● PROBLEM:
Copy exactly, line for line, the part of the listing from the line containing "A hydrophone recorder digitises" through its last line, and nothing else.
Top of SUPPLIED MATERIAL
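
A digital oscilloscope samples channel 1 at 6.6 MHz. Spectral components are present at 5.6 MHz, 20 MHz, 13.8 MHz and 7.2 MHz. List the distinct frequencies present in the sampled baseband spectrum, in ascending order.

fs/2 = 3.3 MHz.
5.6 MHz > fs/2 = 3.3 MHz, folds to fs − 5.6 MHz = 1 MHz.
20 MHz mod fs = 0.2 MHz.
0.2 MHz ≤ fs/2 = 3.3 MHz, appears at 0.2 MHz.
13.8 MHz mod fs = 0.6 MHz.
0.6 MHz ≤ fs/2 = 3.3 MHz, appears at 0.6 MHz.
7.2 MHz mod fs = 0.6 MHz.
0.6 MHz ≤ fs/2 = 3.3 MHz, appears at 0.6 MHz.
Distinct values: {0.2 MHz, 0.6 MHz, 1 MHz}.

0.2 MHz, 0.6 MHz, 1 MHz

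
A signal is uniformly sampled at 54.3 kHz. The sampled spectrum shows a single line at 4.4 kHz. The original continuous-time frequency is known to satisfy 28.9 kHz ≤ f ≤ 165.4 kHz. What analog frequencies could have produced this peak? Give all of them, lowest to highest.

49.9 kHz, 58.7 kHz, 104.2 kHz, 113 kHz, 158.5 kHz

Frequencies that alias to 4.4 kHz are k·fs ± 4.4 kHz for integer k ≥ 0.
k=0: 4.4 kHz.
k=1: 49.9 kHz, 58.7 kHz.
k=2: 104.2 kHz, 113 kHz.
k=3: 158.5 kHz, 167.3 kHz.
k=4: 212.8 kHz, 221.6 kHz.
Within [28.9 kHz, 165.4 kHz]: 49.9 kHz, 58.7 kHz, 104.2 kHz, 113 kHz, 158.5 kHz.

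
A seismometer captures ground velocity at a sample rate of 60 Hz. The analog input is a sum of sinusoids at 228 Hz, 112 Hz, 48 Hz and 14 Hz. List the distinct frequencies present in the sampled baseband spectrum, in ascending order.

8 Hz, 12 Hz, 14 Hz

fs/2 = 30 Hz.
228 Hz mod fs = 48 Hz.
48 Hz > fs/2 = 30 Hz, folds to fs − 48 Hz = 12 Hz.
112 Hz mod fs = 52 Hz.
52 Hz > fs/2 = 30 Hz, folds to fs − 52 Hz = 8 Hz.
48 Hz > fs/2 = 30 Hz, folds to fs − 48 Hz = 12 Hz.
14 Hz ≤ fs/2 = 30 Hz, passes unchanged.
Distinct values: {8 Hz, 12 Hz, 14 Hz}.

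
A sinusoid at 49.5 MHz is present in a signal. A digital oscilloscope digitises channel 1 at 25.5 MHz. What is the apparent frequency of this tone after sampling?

49.5 MHz mod fs = 24 MHz.
24 MHz > fs/2 = 12.75 MHz, folds to fs − 24 MHz = 1.5 MHz.

1.5 MHz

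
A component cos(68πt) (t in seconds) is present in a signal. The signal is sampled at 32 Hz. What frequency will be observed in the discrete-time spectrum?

2 Hz

ω = 68π rad/s → f = ω/(2π) = 34 Hz.
34 Hz mod fs = 2 Hz.
2 Hz ≤ fs/2 = 16 Hz, appears at 2 Hz.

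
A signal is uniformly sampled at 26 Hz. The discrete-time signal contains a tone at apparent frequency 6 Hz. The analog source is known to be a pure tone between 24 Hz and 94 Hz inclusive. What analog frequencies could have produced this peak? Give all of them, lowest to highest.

Frequencies that alias to 6 Hz are k·fs ± 6 Hz for integer k ≥ 0.
k=0: 6 Hz.
k=1: 20 Hz, 32 Hz.
k=2: 46 Hz, 58 Hz.
k=3: 72 Hz, 84 Hz.
k=4: 98 Hz, 110 Hz.
Within [24 Hz, 94 Hz]: 32 Hz, 46 Hz, 58 Hz, 72 Hz, 84 Hz.

32 Hz, 46 Hz, 58 Hz, 72 Hz, 84 Hz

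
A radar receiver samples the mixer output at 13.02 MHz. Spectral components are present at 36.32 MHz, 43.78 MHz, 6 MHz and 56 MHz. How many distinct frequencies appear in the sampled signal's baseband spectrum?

fs/2 = 6.51 MHz.
36.32 MHz mod fs = 10.28 MHz.
10.28 MHz > fs/2 = 6.51 MHz, folds to fs − 10.28 MHz = 2.74 MHz.
43.78 MHz mod fs = 4.72 MHz.
4.72 MHz ≤ fs/2 = 6.51 MHz, appears at 4.72 MHz.
6 MHz ≤ fs/2 = 6.51 MHz, passes unchanged.
56 MHz mod fs = 3.92 MHz.
3.92 MHz ≤ fs/2 = 6.51 MHz, appears at 3.92 MHz.
Distinct values: {2.74 MHz, 3.92 MHz, 4.72 MHz, 6 MHz} → 4.

4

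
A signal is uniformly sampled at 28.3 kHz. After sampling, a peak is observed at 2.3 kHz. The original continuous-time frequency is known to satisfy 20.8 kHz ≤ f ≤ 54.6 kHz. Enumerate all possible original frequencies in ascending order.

Frequencies that alias to 2.3 kHz are k·fs ± 2.3 kHz for integer k ≥ 0.
k=0: 2.3 kHz.
k=1: 26 kHz, 30.6 kHz.
k=2: 54.3 kHz, 58.9 kHz.
k=3: 82.6 kHz, 87.2 kHz.
Within [20.8 kHz, 54.6 kHz]: 26 kHz, 30.6 kHz, 54.3 kHz.

26 kHz, 30.6 kHz, 54.3 kHz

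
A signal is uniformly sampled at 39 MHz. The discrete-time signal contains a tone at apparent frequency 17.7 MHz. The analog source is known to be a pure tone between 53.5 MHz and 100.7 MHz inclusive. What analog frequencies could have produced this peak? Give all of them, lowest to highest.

56.7 MHz, 60.3 MHz, 95.7 MHz, 99.3 MHz

Frequencies that alias to 17.7 MHz are k·fs ± 17.7 MHz for integer k ≥ 0.
k=0: 17.7 MHz.
k=1: 21.3 MHz, 56.7 MHz.
k=2: 60.3 MHz, 95.7 MHz.
k=3: 99.3 MHz, 134.7 MHz.
k=4: 138.3 MHz, 173.7 MHz.
Within [53.5 MHz, 100.7 MHz]: 56.7 MHz, 60.3 MHz, 95.7 MHz, 99.3 MHz.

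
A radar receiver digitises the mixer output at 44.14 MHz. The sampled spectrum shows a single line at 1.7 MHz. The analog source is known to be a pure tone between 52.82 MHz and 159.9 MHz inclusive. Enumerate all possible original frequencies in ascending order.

86.58 MHz, 89.98 MHz, 130.72 MHz, 134.12 MHz

Frequencies that alias to 1.7 MHz are k·fs ± 1.7 MHz for integer k ≥ 0.
k=0: 1.7 MHz.
k=1: 42.44 MHz, 45.84 MHz.
k=2: 86.58 MHz, 89.98 MHz.
k=3: 130.72 MHz, 134.12 MHz.
k=4: 174.86 MHz, 178.26 MHz.
Within [52.82 MHz, 159.9 MHz]: 86.58 MHz, 89.98 MHz, 130.72 MHz, 134.12 MHz.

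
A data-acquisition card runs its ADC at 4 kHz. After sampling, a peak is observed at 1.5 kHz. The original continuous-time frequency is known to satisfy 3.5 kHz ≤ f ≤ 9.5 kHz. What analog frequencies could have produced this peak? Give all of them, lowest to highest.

5.5 kHz, 6.5 kHz, 9.5 kHz

Frequencies that alias to 1.5 kHz are k·fs ± 1.5 kHz for integer k ≥ 0.
k=0: 1.5 kHz.
k=1: 2.5 kHz, 5.5 kHz.
k=2: 6.5 kHz, 9.5 kHz.
k=3: 10.5 kHz, 13.5 kHz.
Within [3.5 kHz, 9.5 kHz]: 5.5 kHz, 6.5 kHz, 9.5 kHz.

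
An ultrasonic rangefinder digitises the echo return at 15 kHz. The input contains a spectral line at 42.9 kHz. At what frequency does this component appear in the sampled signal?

42.9 kHz mod fs = 12.9 kHz.
12.9 kHz > fs/2 = 7.5 kHz, folds to fs − 12.9 kHz = 2.1 kHz.

2.1 kHz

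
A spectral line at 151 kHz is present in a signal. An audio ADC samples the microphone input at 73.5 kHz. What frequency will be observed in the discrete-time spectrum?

151 kHz mod fs = 4 kHz.
4 kHz ≤ fs/2 = 36.75 kHz, appears at 4 kHz.

4 kHz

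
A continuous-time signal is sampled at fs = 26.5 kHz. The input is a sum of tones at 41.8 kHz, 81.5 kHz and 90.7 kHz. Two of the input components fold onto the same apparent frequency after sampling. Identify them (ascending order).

fs/2 = 13.25 kHz.
41.8 kHz mod fs = 15.3 kHz.
15.3 kHz > fs/2 = 13.25 kHz, folds to fs − 15.3 kHz = 11.2 kHz.
81.5 kHz mod fs = 2 kHz.
2 kHz ≤ fs/2 = 13.25 kHz, appears at 2 kHz.
90.7 kHz mod fs = 11.2 kHz.
11.2 kHz ≤ fs/2 = 13.25 kHz, appears at 11.2 kHz.
41.8 kHz and 90.7 kHz both map to 11.2 kHz.

41.8 kHz, 90.7 kHz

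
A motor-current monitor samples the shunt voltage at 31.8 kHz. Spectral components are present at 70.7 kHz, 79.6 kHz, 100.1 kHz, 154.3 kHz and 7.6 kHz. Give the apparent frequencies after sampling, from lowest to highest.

4.7 kHz, 7.1 kHz, 7.6 kHz, 15.8 kHz

fs/2 = 15.9 kHz.
70.7 kHz mod fs = 7.1 kHz.
7.1 kHz ≤ fs/2 = 15.9 kHz, appears at 7.1 kHz.
79.6 kHz mod fs = 16 kHz.
16 kHz > fs/2 = 15.9 kHz, folds to fs − 16 kHz = 15.8 kHz.
100.1 kHz mod fs = 4.7 kHz.
4.7 kHz ≤ fs/2 = 15.9 kHz, appears at 4.7 kHz.
154.3 kHz mod fs = 27.1 kHz.
27.1 kHz > fs/2 = 15.9 kHz, folds to fs − 27.1 kHz = 4.7 kHz.
7.6 kHz ≤ fs/2 = 15.9 kHz, passes unchanged.
Distinct values: {4.7 kHz, 7.1 kHz, 7.6 kHz, 15.8 kHz}.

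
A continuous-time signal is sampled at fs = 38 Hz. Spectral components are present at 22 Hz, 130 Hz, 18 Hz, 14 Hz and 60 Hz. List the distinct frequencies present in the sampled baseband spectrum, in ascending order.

14 Hz, 16 Hz, 18 Hz

fs/2 = 19 Hz.
22 Hz > fs/2 = 19 Hz, folds to fs − 22 Hz = 16 Hz.
130 Hz mod fs = 16 Hz.
16 Hz ≤ fs/2 = 19 Hz, appears at 16 Hz.
18 Hz ≤ fs/2 = 19 Hz, passes unchanged.
14 Hz ≤ fs/2 = 19 Hz, passes unchanged.
60 Hz mod fs = 22 Hz.
22 Hz > fs/2 = 19 Hz, folds to fs − 22 Hz = 16 Hz.
Distinct values: {14 Hz, 16 Hz, 18 Hz}.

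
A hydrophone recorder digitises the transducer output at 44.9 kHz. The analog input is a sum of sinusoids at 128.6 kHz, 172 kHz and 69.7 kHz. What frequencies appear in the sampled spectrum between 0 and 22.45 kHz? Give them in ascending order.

fs/2 = 22.45 kHz.
128.6 kHz mod fs = 38.8 kHz.
38.8 kHz > fs/2 = 22.45 kHz, folds to fs − 38.8 kHz = 6.1 kHz.
172 kHz mod fs = 37.3 kHz.
37.3 kHz > fs/2 = 22.45 kHz, folds to fs − 37.3 kHz = 7.6 kHz.
69.7 kHz mod fs = 24.8 kHz.
24.8 kHz > fs/2 = 22.45 kHz, folds to fs − 24.8 kHz = 20.1 kHz.
Distinct values: {6.1 kHz, 7.6 kHz, 20.1 kHz}.

6.1 kHz, 7.6 kHz, 20.1 kHz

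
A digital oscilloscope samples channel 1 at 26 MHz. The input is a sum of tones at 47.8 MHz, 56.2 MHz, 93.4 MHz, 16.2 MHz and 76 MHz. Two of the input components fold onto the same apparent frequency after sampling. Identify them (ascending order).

47.8 MHz, 56.2 MHz

fs/2 = 13 MHz.
47.8 MHz mod fs = 21.8 MHz.
21.8 MHz > fs/2 = 13 MHz, folds to fs − 21.8 MHz = 4.2 MHz.
56.2 MHz mod fs = 4.2 MHz.
4.2 MHz ≤ fs/2 = 13 MHz, appears at 4.2 MHz.
93.4 MHz mod fs = 15.4 MHz.
15.4 MHz > fs/2 = 13 MHz, folds to fs − 15.4 MHz = 10.6 MHz.
16.2 MHz > fs/2 = 13 MHz, folds to fs − 16.2 MHz = 9.8 MHz.
76 MHz mod fs = 24 MHz.
24 MHz > fs/2 = 13 MHz, folds to fs − 24 MHz = 2 MHz.
47.8 MHz and 56.2 MHz both map to 4.2 MHz.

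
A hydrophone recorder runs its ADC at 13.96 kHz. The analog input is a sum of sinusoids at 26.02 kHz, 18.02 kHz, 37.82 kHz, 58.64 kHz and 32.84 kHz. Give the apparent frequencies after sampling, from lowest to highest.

1.9 kHz, 2.8 kHz, 4.06 kHz, 4.92 kHz

fs/2 = 6.98 kHz.
26.02 kHz mod fs = 12.06 kHz.
12.06 kHz > fs/2 = 6.98 kHz, folds to fs − 12.06 kHz = 1.9 kHz.
18.02 kHz mod fs = 4.06 kHz.
4.06 kHz ≤ fs/2 = 6.98 kHz, appears at 4.06 kHz.
37.82 kHz mod fs = 9.9 kHz.
9.9 kHz > fs/2 = 6.98 kHz, folds to fs − 9.9 kHz = 4.06 kHz.
58.64 kHz mod fs = 2.8 kHz.
2.8 kHz ≤ fs/2 = 6.98 kHz, appears at 2.8 kHz.
32.84 kHz mod fs = 4.92 kHz.
4.92 kHz ≤ fs/2 = 6.98 kHz, appears at 4.92 kHz.
Distinct values: {1.9 kHz, 2.8 kHz, 4.06 kHz, 4.92 kHz}.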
Bottom of SUPPLIED MATERIAL
● SOLUTION TO THE PROBLEM:
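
A hydrophone recorder digitises the transducer output at 44.9 kHz. The analog input is a sum of sinusoids at 128.6 kHz, 172 kHz and 69.7 kHz. What frequencies appear in the sampled spectrum between 0 and 22.45 kHz? Give them in ascending order.

fs/2 = 22.45 kHz.
128.6 kHz mod fs = 38.8 kHz.
38.8 kHz > fs/2 = 22.45 kHz, folds to fs − 38.8 kHz = 6.1 kHz.
172 kHz mod fs = 37.3 kHz.
37.3 kHz > fs/2 = 22.45 kHz, folds to fs − 37.3 kHz = 7.6 kHz.
69.7 kHz mod fs = 24.8 kHz.
24.8 kHz > fs/2 = 22.45 kHz, folds to fs − 24.8 kHz = 20.1 kHz.
Distinct values: {6.1 kHz, 7.6 kHz, 20.1 kHz}.

6.1 kHz, 7.6 kHz, 20.1 kHz

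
A digital oscilloscope samples channel 1 at 26 MHz. The input is a sum of tones at 47.8 MHz, 56.2 MHz, 93.4 MHz, 16.2 MHz and 76 MHz. Two of the input components fold onto the same apparent frequency after sampling. Identify them (ascending order).

47.8 MHz, 56.2 MHz

fs/2 = 13 MHz.
47.8 MHz mod fs = 21.8 MHz.
21.8 MHz > fs/2 = 13 MHz, folds to fs − 21.8 MHz = 4.2 MHz.
56.2 MHz mod fs = 4.2 MHz.
4.2 MHz ≤ fs/2 = 13 MHz, appears at 4.2 MHz.
93.4 MHz mod fs = 15.4 MHz.
15.4 MHz > fs/2 = 13 MHz, folds to fs − 15.4 MHz = 10.6 MHz.
16.2 MHz > fs/2 = 13 MHz, folds to fs − 16.2 MHz = 9.8 MHz.
76 MHz mod fs = 24 MHz.
24 MHz > fs/2 = 13 MHz, folds to fs − 24 MHz = 2 MHz.
47.8 MHz and 56.2 MHz both map to 4.2 MHz.

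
A hydrophone recorder runs its ADC at 13.96 kHz. The analog input is a sum of sinusoids at 26.02 kHz, 18.02 kHz, 37.82 kHz, 58.64 kHz and 32.84 kHz. Give the apparent frequencies after sampling, from lowest to highest.

1.9 kHz, 2.8 kHz, 4.06 kHz, 4.92 kHz

fs/2 = 6.98 kHz.
26.02 kHz mod fs = 12.06 kHz.
12.06 kHz > fs/2 = 6.98 kHz, folds to fs − 12.06 kHz = 1.9 kHz.
18.02 kHz mod fs = 4.06 kHz.
4.06 kHz ≤ fs/2 = 6.98 kHz, appears at 4.06 kHz.
37.82 kHz mod fs = 9.9 kHz.
9.9 kHz > fs/2 = 6.98 kHz, folds to fs − 9.9 kHz = 4.06 kHz.
58.64 kHz mod fs = 2.8 kHz.
2.8 kHz ≤ fs/2 = 6.98 kHz, appears at 2.8 kHz.
32.84 kHz mod fs = 4.92 kHz.
4.92 kHz ≤ fs/2 = 6.98 kHz, appears at 4.92 kHz.
Distinct values: {1.9 kHz, 2.8 kHz, 4.06 kHz, 4.92 kHz}.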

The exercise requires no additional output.